+++ DATASET EXTRACT +++

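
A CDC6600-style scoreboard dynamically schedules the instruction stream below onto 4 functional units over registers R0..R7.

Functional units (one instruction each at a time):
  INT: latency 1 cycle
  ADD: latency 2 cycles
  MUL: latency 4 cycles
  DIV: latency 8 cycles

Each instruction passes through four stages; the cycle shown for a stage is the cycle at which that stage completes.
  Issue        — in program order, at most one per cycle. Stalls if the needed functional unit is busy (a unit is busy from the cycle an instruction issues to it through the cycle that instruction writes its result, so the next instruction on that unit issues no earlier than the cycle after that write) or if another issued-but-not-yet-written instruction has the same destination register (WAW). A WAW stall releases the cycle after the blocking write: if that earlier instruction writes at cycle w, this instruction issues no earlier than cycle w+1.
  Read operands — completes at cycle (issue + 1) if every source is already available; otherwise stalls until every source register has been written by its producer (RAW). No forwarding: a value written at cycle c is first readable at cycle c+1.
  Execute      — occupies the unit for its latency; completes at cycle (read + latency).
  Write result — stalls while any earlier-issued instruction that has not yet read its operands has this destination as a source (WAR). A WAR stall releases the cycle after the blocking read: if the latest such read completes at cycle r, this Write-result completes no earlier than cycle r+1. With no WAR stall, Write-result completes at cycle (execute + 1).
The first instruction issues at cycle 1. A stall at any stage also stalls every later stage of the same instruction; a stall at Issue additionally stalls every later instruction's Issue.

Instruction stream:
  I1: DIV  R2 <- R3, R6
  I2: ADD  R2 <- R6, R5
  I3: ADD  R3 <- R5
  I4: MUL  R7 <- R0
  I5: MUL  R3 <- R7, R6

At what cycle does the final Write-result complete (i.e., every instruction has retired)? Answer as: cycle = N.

t=1  I1→DIV
t=2  I1 RO
t=10  I1 EX
t=11  I1 WR R2
t=12  I2→ADD
t=13  I2 RO
t=15  I2 EX
t=16  I2 WR R2
t=17  I3→ADD
t=18  I3 RO | I4→MUL
t=19  I4 RO
t=20  I3 EX
t=21  I3 WR R3
t=23  I4 EX
t=24  I4 WR R7
t=25  I5→MUL
t=26  I5 RO
t=30  I5 EX
t=31  I5 WR R3

cycle = 31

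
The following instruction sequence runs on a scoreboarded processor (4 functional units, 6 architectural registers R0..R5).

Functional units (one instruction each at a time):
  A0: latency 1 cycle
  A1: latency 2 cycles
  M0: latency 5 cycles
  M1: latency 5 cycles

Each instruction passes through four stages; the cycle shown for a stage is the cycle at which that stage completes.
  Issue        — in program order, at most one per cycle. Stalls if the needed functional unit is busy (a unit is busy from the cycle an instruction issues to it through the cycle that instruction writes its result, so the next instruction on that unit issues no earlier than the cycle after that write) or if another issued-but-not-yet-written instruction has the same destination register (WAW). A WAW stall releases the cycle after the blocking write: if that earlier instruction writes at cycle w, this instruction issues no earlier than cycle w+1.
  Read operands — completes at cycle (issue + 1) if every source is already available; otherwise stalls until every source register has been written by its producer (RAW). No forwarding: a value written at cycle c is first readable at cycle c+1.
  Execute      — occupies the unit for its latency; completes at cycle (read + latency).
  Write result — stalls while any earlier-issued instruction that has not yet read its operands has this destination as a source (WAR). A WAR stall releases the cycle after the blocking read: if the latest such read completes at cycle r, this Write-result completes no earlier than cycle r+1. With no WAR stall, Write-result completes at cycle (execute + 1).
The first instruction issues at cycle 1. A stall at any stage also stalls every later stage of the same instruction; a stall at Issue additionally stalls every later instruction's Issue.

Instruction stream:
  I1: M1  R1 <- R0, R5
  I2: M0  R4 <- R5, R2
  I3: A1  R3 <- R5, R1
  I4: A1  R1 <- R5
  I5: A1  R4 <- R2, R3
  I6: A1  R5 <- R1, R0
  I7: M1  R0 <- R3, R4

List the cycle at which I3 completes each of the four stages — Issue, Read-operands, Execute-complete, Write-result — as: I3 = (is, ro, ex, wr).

I3 = (3, 9, 11, 12)

t=1  I1 issues→M1
t=2  I1 reads; I2 issues→M0
t=3  I2 reads; I3 issues→A1
t=7  I1 exec-done
t=8  I1 writes R1; I2 exec-done
t=9  I2 writes R4; I3 reads
t=11  I3 exec-done
t=12  I3 writes R3
t=13  I4 issues→A1
t=14  I4 reads
t=16  I4 exec-done
t=17  I4 writes R1
t=18  I5 issues→A1
t=19  I5 reads
t=21  I5 exec-done
t=22  I5 writes R4
t=23  I6 issues→A1
t=24  I6 reads; I7 issues→M1
t=25  I7 reads
t=26  I6 exec-done
t=27  I6 writes R5
t=30  I7 exec-done
t=31  I7 writes R0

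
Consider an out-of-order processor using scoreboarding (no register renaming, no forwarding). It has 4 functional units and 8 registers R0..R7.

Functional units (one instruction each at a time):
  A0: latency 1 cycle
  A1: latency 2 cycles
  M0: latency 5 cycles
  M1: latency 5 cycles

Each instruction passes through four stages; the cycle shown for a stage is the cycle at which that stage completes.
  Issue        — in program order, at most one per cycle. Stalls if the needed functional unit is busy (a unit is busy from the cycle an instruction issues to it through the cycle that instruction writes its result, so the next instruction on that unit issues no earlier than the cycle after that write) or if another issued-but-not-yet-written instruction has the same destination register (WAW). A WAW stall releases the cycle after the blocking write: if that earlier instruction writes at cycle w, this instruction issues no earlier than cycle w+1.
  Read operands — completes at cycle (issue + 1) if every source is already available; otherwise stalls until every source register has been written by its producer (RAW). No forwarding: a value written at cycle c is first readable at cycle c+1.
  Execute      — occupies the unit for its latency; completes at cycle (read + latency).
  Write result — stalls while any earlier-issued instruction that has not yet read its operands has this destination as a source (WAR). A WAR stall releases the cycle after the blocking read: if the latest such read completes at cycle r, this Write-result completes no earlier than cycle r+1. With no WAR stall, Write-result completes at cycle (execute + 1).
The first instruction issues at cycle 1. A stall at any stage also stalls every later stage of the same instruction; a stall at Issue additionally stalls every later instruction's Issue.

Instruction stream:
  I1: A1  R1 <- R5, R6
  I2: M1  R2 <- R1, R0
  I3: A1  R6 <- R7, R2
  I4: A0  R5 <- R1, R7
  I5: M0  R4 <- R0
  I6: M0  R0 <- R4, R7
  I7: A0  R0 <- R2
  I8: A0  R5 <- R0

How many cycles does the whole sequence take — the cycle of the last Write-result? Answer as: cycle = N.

cycle 1: I1 issues→A1
cycle 2: I1 reads | I2 issues→M1
cycle 4: I1 exec-done
cycle 5: I1 writes R1
cycle 6: I2 reads | I3 issues→A1
cycle 7: I4 issues→A0
cycle 8: I4 reads | I5 issues→M0
cycle 9: I4 exec-done | I5 reads
cycle 10: I4 writes R5
cycle 11: I2 exec-done
cycle 12: I2 writes R2
cycle 13: I3 reads
cycle 14: I5 exec-done
cycle 15: I3 exec-done | I5 writes R4
cycle 16: I3 writes R6 | I6 issues→M0
cycle 17: I6 reads
cycle 22: I6 exec-done
cycle 23: I6 writes R0
cycle 24: I7 issues→A0
cycle 25: I7 reads
cycle 26: I7 exec-done
cycle 27: I7 writes R0
cycle 28: I8 issues→A0
cycle 29: I8 reads
cycle 30: I8 exec-done
cycle 31: I8 writes R5

cycle = 31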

+++

PROBLEM REQUIREMENTS: Please output an exact copy of the lines above, from the opening line of the data down to the line that contains "DIV: latency 8 cycles".

COMPLETED TASK:
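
A CDC6600-style scoreboard dynamically schedules the instruction stream below onto 4 functional units over registers R0..R7.

Functional units (one instruction each at a time):
  INT: latency 1 cycle
  ADD: latency 2 cycles
  MUL: latency 4 cycles
  DIV: latency 8 cycles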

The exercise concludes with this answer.